__Activity__
A line belongs in the answer if it contains "vector"; copy every such line from the entries below.

(Items from a dataset)
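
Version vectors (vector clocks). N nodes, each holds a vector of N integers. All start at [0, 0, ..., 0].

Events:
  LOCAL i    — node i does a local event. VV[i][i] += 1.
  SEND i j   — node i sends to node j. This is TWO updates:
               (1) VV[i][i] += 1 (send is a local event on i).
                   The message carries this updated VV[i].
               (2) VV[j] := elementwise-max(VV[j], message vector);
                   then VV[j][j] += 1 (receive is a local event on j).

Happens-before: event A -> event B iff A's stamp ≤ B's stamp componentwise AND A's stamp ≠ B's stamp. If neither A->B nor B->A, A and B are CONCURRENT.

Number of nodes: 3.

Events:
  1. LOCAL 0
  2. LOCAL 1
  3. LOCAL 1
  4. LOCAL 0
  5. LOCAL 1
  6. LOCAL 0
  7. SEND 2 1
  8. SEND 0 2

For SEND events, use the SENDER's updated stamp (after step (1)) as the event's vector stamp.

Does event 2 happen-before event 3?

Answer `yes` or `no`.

Initial: VV[0]=[0, 0, 0]
Initial: VV[1]=[0, 0, 0]
Initial: VV[2]=[0, 0, 0]
Event 1: LOCAL 0: VV[0][0]++ -> VV[0]=[1, 0, 0]
Event 2: LOCAL 1: VV[1][1]++ -> VV[1]=[0, 1, 0]
Event 3: LOCAL 1: VV[1][1]++ -> VV[1]=[0, 2, 0]
Event 4: LOCAL 0: VV[0][0]++ -> VV[0]=[2, 0, 0]
Event 5: LOCAL 1: VV[1][1]++ -> VV[1]=[0, 3, 0]
Event 6: LOCAL 0: VV[0][0]++ -> VV[0]=[3, 0, 0]
Event 7: SEND 2->1: VV[2][2]++ -> VV[2]=[0, 0, 1], msg_vec=[0, 0, 1]; VV[1]=max(VV[1],msg_vec) then VV[1][1]++ -> VV[1]=[0, 4, 1]
Event 8: SEND 0->2: VV[0][0]++ -> VV[0]=[4, 0, 0], msg_vec=[4, 0, 0]; VV[2]=max(VV[2],msg_vec) then VV[2][2]++ -> VV[2]=[4, 0, 2]
Event 2 stamp: [0, 1, 0]
Event 3 stamp: [0, 2, 0]
[0, 1, 0] <= [0, 2, 0]? True. Equal? False. Happens-before: True

Answer: yes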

__Solution to this problem__
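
Version vectors (vector clocks). N nodes, each holds a vector of N integers. All start at [0, 0, ..., 0].
               (2) VV[j] := elementwise-max(VV[j], message vector);
For SEND events, use the SENDER's updated stamp (after step (1)) as the event's vector stamp.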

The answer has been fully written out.